Task to carry out -
Copy the entries that follow, exactly and completely.

Extracted records -
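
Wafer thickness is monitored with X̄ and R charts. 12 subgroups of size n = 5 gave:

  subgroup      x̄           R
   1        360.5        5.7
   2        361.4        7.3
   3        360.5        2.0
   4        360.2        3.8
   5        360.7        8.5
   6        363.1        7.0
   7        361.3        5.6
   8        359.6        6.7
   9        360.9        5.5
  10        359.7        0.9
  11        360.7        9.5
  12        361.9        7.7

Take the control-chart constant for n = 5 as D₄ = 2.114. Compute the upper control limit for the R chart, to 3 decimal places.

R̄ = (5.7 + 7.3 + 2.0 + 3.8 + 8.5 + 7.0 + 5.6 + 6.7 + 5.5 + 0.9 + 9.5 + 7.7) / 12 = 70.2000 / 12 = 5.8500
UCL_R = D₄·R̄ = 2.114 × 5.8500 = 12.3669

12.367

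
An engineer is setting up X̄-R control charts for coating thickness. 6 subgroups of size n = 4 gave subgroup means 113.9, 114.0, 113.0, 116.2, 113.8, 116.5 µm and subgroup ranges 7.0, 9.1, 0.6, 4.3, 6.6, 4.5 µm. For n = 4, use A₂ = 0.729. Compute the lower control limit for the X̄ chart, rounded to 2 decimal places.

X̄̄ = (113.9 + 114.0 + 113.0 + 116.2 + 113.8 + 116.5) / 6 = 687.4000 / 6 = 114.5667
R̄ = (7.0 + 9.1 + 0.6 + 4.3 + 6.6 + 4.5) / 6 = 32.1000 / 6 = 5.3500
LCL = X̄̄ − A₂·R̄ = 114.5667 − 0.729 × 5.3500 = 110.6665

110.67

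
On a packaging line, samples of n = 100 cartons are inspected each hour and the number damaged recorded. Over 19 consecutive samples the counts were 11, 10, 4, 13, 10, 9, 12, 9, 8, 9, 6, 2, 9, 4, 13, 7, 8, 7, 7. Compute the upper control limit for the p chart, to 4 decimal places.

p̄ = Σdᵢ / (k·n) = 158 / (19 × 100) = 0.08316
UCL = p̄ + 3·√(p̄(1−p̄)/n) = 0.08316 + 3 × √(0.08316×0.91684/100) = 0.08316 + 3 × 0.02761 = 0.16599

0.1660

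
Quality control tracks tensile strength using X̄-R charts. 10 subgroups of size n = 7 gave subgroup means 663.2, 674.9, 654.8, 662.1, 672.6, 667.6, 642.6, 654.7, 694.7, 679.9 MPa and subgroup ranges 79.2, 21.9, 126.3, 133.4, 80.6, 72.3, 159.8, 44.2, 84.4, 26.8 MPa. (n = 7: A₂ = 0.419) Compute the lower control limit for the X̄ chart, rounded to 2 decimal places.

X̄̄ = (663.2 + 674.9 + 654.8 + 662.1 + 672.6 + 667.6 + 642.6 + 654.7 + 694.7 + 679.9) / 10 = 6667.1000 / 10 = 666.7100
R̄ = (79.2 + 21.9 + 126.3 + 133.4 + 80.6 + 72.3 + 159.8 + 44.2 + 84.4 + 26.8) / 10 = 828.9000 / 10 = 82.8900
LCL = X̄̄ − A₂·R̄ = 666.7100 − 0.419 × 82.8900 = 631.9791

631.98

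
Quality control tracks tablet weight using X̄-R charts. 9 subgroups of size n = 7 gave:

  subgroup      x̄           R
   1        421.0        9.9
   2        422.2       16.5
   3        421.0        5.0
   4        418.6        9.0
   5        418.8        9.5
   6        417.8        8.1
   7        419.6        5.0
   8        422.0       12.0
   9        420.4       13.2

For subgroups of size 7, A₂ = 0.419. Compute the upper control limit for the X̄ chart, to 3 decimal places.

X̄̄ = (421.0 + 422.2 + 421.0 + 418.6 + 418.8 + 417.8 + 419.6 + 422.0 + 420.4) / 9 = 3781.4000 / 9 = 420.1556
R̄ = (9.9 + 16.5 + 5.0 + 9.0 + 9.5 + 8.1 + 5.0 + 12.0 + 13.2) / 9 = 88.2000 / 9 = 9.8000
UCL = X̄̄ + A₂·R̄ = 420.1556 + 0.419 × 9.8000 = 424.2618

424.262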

Your response -
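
Wafer thickness is monitored with X̄ and R charts. 12 subgroups of size n = 5 gave:

  subgroup      x̄           R
   1        360.5        5.7
   2        361.4        7.3
   3        360.5        2.0
   4        360.2        3.8
   5        360.7        8.5
   6        363.1        7.0
   7        361.3        5.6
   8        359.6        6.7
   9        360.9        5.5
  10        359.7        0.9
  11        360.7        9.5
  12        361.9        7.7

Take the control-chart constant for n = 5 as D₄ = 2.114. Compute the upper control limit for the R chart, to 3 decimal places.

R̄ = (5.7 + 7.3 + 2.0 + 3.8 + 8.5 + 7.0 + 5.6 + 6.7 + 5.5 + 0.9 + 9.5 + 7.7) / 12 = 70.2000 / 12 = 5.8500
UCL_R = D₄·R̄ = 2.114 × 5.8500 = 12.3669

12.367

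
An engineer is setting up X̄-R control charts for coating thickness. 6 subgroups of size n = 4 gave subgroup means 113.9, 114.0, 113.0, 116.2, 113.8, 116.5 µm and subgroup ranges 7.0, 9.1, 0.6, 4.3, 6.6, 4.5 µm. For n = 4, use A₂ = 0.729. Compute the lower control limit for the X̄ chart, rounded to 2 decimal places.

X̄̄ = (113.9 + 114.0 + 113.0 + 116.2 + 113.8 + 116.5) / 6 = 687.4000 / 6 = 114.5667
R̄ = (7.0 + 9.1 + 0.6 + 4.3 + 6.6 + 4.5) / 6 = 32.1000 / 6 = 5.3500
LCL = X̄̄ − A₂·R̄ = 114.5667 − 0.729 × 5.3500 = 110.6665

110.67

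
On a packaging line, samples of n = 100 cartons are inspected each hour and the number damaged recorded. Over 19 consecutive samples the counts were 11, 10, 4, 13, 10, 9, 12, 9, 8, 9, 6, 2, 9, 4, 13, 7, 8, 7, 7. Compute the upper control limit for the p chart, to 4 decimal places.

p̄ = Σdᵢ / (k·n) = 158 / (19 × 100) = 0.08316
UCL = p̄ + 3·√(p̄(1−p̄)/n) = 0.08316 + 3 × √(0.08316×0.91684/100) = 0.08316 + 3 × 0.02761 = 0.16599

0.1660

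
Quality control tracks tensile strength using X̄-R charts. 10 subgroups of size n = 7 gave subgroup means 663.2, 674.9, 654.8, 662.1, 672.6, 667.6, 642.6, 654.7, 694.7, 679.9 MPa and subgroup ranges 79.2, 21.9, 126.3, 133.4, 80.6, 72.3, 159.8, 44.2, 84.4, 26.8 MPa. (n = 7: A₂ = 0.419) Compute the lower control limit for the X̄ chart, rounded to 2 decimal places.

X̄̄ = (663.2 + 674.9 + 654.8 + 662.1 + 672.6 + 667.6 + 642.6 + 654.7 + 694.7 + 679.9) / 10 = 6667.1000 / 10 = 666.7100
R̄ = (79.2 + 21.9 + 126.3 + 133.4 + 80.6 + 72.3 + 159.8 + 44.2 + 84.4 + 26.8) / 10 = 828.9000 / 10 = 82.8900
LCL = X̄̄ − A₂·R̄ = 666.7100 − 0.419 × 82.8900 = 631.9791

631.98

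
Quality control tracks tablet weight using X̄-R charts. 9 subgroups of size n = 7 gave:

  subgroup      x̄           R
   1        421.0        9.9
   2        422.2       16.5
   3        421.0        5.0
   4        418.6        9.0
   5        418.8        9.5
   6        417.8        8.1
   7        419.6        5.0
   8        422.0       12.0
   9        420.4       13.2

For subgroups of size 7, A₂ = 0.419. Compute the upper control limit for the X̄ chart, to 3 decimal places.

X̄̄ = (421.0 + 422.2 + 421.0 + 418.6 + 418.8 + 417.8 + 419.6 + 422.0 + 420.4) / 9 = 3781.4000 / 9 = 420.1556
R̄ = (9.9 + 16.5 + 5.0 + 9.0 + 9.5 + 8.1 + 5.0 + 12.0 + 13.2) / 9 = 88.2000 / 9 = 9.8000
UCL = X̄̄ + A₂·R̄ = 420.1556 + 0.419 × 9.8000 = 424.2618

424.262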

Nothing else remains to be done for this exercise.